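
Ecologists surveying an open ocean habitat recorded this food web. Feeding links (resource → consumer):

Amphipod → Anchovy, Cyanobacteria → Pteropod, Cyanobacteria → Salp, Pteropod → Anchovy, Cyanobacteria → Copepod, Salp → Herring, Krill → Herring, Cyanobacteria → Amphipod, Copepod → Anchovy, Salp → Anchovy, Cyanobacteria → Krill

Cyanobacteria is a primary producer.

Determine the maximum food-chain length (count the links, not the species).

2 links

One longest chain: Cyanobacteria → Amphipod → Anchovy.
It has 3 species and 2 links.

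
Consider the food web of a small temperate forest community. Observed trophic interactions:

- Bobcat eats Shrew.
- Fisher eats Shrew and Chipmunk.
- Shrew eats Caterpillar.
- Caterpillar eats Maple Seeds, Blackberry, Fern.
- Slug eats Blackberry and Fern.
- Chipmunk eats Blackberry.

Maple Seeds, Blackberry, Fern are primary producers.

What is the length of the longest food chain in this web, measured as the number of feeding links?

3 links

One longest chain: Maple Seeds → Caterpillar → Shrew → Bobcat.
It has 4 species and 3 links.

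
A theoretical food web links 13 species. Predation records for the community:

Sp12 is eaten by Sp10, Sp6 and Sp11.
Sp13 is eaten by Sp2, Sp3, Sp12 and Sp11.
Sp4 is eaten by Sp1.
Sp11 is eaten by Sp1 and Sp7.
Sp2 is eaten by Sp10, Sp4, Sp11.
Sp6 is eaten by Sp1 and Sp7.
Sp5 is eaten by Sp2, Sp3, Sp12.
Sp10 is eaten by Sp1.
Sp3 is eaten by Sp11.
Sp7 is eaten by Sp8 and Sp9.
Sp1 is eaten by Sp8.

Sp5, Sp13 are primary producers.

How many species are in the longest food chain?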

Description of the task - Return the records above in their entirety, exactly as they appear.

Answer section -
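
Ecologists surveying an open ocean habitat recorded this food web. Feeding links (resource → consumer):

Amphipod → Anchovy, Cyanobacteria → Pteropod, Cyanobacteria → Salp, Pteropod → Anchovy, Cyanobacteria → Copepod, Salp → Herring, Krill → Herring, Cyanobacteria → Amphipod, Copepod → Anchovy, Salp → Anchovy, Cyanobacteria → Krill

Cyanobacteria is a primary producer.

Determine the maximum food-chain length (count the links, not the species).

2 links

One longest chain: Cyanobacteria → Amphipod → Anchovy.
It has 3 species and 2 links.

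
Consider the food web of a small temperate forest community. Observed trophic interactions:

- Bobcat eats Shrew.
- Fisher eats Shrew and Chipmunk.
- Shrew eats Caterpillar.
- Caterpillar eats Maple Seeds, Blackberry, Fern.
- Slug eats Blackberry and Fern.
- Chipmunk eats Blackberry.

Maple Seeds, Blackberry, Fern are primary producers.

What is the length of the longest food chain in this web, measured as the number of feeding links?

3 links

One longest chain: Maple Seeds → Caterpillar → Shrew → Bobcat.
It has 4 species and 3 links.

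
A theoretical food web links 13 species. Predation records for the community:

Sp12 is eaten by Sp10, Sp6 and Sp11.
Sp13 is eaten by Sp2, Sp3, Sp12 and Sp11.
Sp4 is eaten by Sp1.
Sp11 is eaten by Sp1 and Sp7.
Sp2 is eaten by Sp10, Sp4, Sp11.
Sp6 is eaten by Sp1 and Sp7.
Sp5 is eaten by Sp2, Sp3, Sp12.
Sp10 is eaten by Sp1.
Sp3 is eaten by Sp11.
Sp7 is eaten by Sp8 and Sp9.
Sp1 is eaten by Sp8.

Sp5, Sp13 are primary producers.

How many species are in the longest food chain?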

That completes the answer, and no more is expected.